§ Required action
Each line below should be repeated exactly as it stands.

§ Provided data
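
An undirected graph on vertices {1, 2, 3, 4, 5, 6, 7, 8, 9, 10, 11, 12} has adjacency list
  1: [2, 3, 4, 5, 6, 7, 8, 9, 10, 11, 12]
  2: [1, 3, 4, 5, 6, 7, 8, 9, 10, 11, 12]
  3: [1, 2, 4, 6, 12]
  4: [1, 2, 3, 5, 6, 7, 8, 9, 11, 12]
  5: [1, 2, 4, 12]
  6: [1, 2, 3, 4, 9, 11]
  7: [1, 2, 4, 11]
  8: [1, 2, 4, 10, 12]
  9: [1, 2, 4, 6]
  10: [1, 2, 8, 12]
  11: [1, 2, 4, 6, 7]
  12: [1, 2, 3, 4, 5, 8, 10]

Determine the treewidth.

4

A width-4 tree decomposition is:
Bags: B1 = {1, 2, 4, 6, 9}  B2 = {1, 2, 3, 4, 6}  B3 = {1, 2, 3, 4, 12}  B4 = {1, 2, 4, 5, 12}  B5 = {1, 2, 4, 6, 11}  B6 = {1, 2, 4, 8, 12}  B7 = {1, 2, 8, 10, 12}  B8 = {1, 2, 4, 7, 11}
Tree: B1–B2, B2–B3, B3–B4, B1–B5, B4–B6, B6–B7, B5–B8
Every bag has size at most 5, so the width is 5 − 1 = 4 and tw(G) ≤ 4. Conversely, {1, 2, 8, 10, 12} is a clique of size 5, and the vertices of any clique must share a bag in every tree decomposition; so some bag has ≥ 5 vertices and tw(G) ≥ 4. Combining the bounds, tw(G) = 4.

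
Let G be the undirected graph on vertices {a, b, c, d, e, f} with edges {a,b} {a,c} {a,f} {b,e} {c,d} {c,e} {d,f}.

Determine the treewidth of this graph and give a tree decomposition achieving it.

Treewidth 2.
One such decomposition:
Bags: B1 = {a, b, e}  B2 = {a, c, e}  B3 = {a, c, f}  B4 = {c, d, f}
Tree: B1–B2, B2–B3, B3–B4

Every bag has size at most 3, so the width is 3 − 1 = 2 and tw(G) ≤ 2. For the lower bound, G contains the cycle b–e–c–a–b, so G is not a forest; only forests have treewidth ≤ 1, hence tw(G) ≥ 2. Combining the bounds, tw(G) = 2.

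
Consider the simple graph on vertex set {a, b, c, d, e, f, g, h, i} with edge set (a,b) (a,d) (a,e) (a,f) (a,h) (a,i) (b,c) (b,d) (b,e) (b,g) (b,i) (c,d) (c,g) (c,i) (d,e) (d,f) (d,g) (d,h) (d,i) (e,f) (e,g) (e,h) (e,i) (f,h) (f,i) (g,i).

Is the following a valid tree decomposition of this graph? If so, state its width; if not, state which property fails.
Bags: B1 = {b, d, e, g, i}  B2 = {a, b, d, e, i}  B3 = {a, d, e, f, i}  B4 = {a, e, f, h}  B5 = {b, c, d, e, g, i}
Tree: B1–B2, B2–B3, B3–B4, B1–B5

No — edge (d,h) lies in no bag.

A tree decomposition must satisfy three properties: every vertex lies in some bag; for every edge, both endpoints lie together in some bag; and for every vertex, the bags containing it form a connected subtree. Here edge (d,h) lies in no bag, so the decomposition is invalid.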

§ Response area
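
An undirected graph on vertices {1, 2, 3, 4, 5, 6, 7, 8, 9, 10, 11, 12} has adjacency list
  1: [2, 3, 4, 5, 6, 7, 8, 9, 10, 11, 12]
  2: [1, 3, 4, 5, 6, 7, 8, 9, 10, 11, 12]
  3: [1, 2, 4, 6, 12]
  4: [1, 2, 3, 5, 6, 7, 8, 9, 11, 12]
  5: [1, 2, 4, 12]
  6: [1, 2, 3, 4, 9, 11]
  7: [1, 2, 4, 11]
  8: [1, 2, 4, 10, 12]
  9: [1, 2, 4, 6]
  10: [1, 2, 8, 12]
  11: [1, 2, 4, 6, 7]
  12: [1, 2, 3, 4, 5, 8, 10]

Determine the treewidth.

4

A width-4 tree decomposition is:
Bags: B1 = {1, 2, 4, 6, 9}  B2 = {1, 2, 3, 4, 6}  B3 = {1, 2, 3, 4, 12}  B4 = {1, 2, 4, 5, 12}  B5 = {1, 2, 4, 6, 11}  B6 = {1, 2, 4, 8, 12}  B7 = {1, 2, 8, 10, 12}  B8 = {1, 2, 4, 7, 11}
Tree: B1–B2, B2–B3, B3–B4, B1–B5, B4–B6, B6–B7, B5–B8
Every bag has size at most 5, so the width is 5 − 1 = 4 and tw(G) ≤ 4. Conversely, {1, 2, 8, 10, 12} is a clique of size 5, and the vertices of any clique must share a bag in every tree decomposition; so some bag has ≥ 5 vertices and tw(G) ≥ 4. Combining the bounds, tw(G) = 4.

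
Let G be the undirected graph on vertices {a, b, c, d, e, f} with edges {a,b} {a,c} {a,f} {b,e} {c,d} {c,e} {d,f}.

Determine the treewidth of this graph and give a tree decomposition achieving it.

Treewidth 2.
One such decomposition:
Bags: B1 = {a, b, e}  B2 = {a, c, e}  B3 = {a, c, f}  B4 = {c, d, f}
Tree: B1–B2, B2–B3, B3–B4

Every bag has size at most 3, so the width is 3 − 1 = 2 and tw(G) ≤ 2. For the lower bound, G contains the cycle b–e–c–a–b, so G is not a forest; only forests have treewidth ≤ 1, hence tw(G) ≥ 2. Combining the bounds, tw(G) = 2.

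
Consider the simple graph on vertex set {a, b, c, d, e, f, g, h, i} with edge set (a,b) (a,d) (a,e) (a,f) (a,h) (a,i) (b,c) (b,d) (b,e) (b,g) (b,i) (c,d) (c,g) (c,i) (d,e) (d,f) (d,g) (d,h) (d,i) (e,f) (e,g) (e,h) (e,i) (f,h) (f,i) (g,i).

Is the following a valid tree decomposition of this graph? If so, state its width; if not, state which property fails.
Bags: B1 = {b, d, e, g, i}  B2 = {a, b, d, e, i}  B3 = {a, d, e, f, i}  B4 = {a, e, f, h}  B5 = {b, c, d, e, g, i}
Tree: B1–B2, B2–B3, B3–B4, B1–B5

No — edge (d,h) lies in no bag.

A tree decomposition must satisfy three properties: every vertex lies in some bag; for every edge, both endpoints lie together in some bag; and for every vertex, the bags containing it form a connected subtree. Here edge (d,h) lies in no bag, so the decomposition is invalid.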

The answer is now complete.